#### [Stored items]
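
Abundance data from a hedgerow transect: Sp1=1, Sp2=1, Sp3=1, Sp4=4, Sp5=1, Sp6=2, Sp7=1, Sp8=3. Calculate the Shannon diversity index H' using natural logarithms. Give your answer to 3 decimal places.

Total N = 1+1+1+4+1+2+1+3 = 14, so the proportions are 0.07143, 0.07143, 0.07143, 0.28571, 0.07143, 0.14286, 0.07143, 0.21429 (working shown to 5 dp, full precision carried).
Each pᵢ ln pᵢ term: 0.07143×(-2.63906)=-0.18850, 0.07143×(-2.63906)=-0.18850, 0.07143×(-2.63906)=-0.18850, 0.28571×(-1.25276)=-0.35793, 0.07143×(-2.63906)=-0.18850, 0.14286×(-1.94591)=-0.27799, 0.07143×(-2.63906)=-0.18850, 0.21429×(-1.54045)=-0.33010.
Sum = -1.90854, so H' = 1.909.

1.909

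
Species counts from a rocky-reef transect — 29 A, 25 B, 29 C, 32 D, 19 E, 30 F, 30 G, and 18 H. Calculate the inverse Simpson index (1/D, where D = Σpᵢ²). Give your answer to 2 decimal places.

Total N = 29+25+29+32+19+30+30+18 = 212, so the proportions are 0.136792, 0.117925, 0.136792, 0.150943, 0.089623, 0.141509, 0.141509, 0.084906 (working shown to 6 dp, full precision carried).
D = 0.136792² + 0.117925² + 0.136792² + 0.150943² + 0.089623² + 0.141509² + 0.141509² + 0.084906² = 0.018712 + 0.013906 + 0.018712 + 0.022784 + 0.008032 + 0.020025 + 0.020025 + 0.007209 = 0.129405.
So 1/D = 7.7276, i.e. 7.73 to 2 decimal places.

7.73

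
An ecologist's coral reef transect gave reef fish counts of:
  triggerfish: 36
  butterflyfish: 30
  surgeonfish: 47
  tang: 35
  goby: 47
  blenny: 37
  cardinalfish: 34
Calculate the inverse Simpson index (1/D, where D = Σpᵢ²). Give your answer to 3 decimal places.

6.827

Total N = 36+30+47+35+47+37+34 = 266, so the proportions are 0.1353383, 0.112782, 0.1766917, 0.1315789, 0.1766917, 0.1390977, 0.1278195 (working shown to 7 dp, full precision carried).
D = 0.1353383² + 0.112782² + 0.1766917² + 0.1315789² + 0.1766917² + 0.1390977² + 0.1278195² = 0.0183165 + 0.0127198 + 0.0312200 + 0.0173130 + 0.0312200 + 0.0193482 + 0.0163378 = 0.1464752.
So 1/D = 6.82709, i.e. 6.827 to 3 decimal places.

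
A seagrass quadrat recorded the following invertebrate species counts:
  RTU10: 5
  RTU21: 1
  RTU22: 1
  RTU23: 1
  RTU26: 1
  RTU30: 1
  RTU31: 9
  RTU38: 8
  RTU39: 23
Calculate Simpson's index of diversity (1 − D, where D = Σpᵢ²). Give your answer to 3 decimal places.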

...

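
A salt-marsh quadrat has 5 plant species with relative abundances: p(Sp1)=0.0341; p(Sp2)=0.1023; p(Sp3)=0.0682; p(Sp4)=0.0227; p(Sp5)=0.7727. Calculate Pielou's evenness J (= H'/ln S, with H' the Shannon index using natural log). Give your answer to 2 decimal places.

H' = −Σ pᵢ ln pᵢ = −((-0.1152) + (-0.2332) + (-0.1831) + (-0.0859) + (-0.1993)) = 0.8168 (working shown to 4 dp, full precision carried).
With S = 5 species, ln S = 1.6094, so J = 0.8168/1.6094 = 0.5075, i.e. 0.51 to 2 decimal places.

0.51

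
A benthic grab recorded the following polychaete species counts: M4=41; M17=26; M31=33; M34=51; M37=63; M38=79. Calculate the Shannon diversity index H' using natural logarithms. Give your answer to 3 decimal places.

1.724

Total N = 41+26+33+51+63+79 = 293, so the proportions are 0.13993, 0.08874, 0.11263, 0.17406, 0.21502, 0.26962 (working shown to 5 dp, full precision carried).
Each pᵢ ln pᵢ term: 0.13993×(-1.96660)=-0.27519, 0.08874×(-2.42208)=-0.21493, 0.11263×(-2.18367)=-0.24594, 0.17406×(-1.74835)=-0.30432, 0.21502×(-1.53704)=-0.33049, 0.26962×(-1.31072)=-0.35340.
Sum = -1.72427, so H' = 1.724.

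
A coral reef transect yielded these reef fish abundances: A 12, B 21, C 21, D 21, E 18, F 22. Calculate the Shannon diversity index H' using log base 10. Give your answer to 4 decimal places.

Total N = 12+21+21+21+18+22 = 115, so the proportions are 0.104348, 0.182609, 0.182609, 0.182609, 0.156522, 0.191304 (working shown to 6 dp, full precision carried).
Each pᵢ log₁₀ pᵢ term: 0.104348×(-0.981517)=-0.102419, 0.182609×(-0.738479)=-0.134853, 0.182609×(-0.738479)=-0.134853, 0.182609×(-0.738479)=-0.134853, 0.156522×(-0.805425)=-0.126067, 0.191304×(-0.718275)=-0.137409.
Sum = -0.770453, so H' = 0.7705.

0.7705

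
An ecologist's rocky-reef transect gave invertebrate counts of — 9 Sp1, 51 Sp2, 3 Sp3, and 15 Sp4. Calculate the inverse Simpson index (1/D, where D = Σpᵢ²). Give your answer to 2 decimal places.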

#### [What the task asks]
Which lines above include the string "invertebrate"? Show them.

#### [Response]
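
A seagrass quadrat recorded the following invertebrate species counts:
An ecologist's rocky-reef transect gave invertebrate counts of — 9 Sp1, 51 Sp2, 3 Sp3, and 15 Sp4. Calculate the inverse Simpson index (1/D, where D = Σpᵢ²). Give your answer to 2 decimal places.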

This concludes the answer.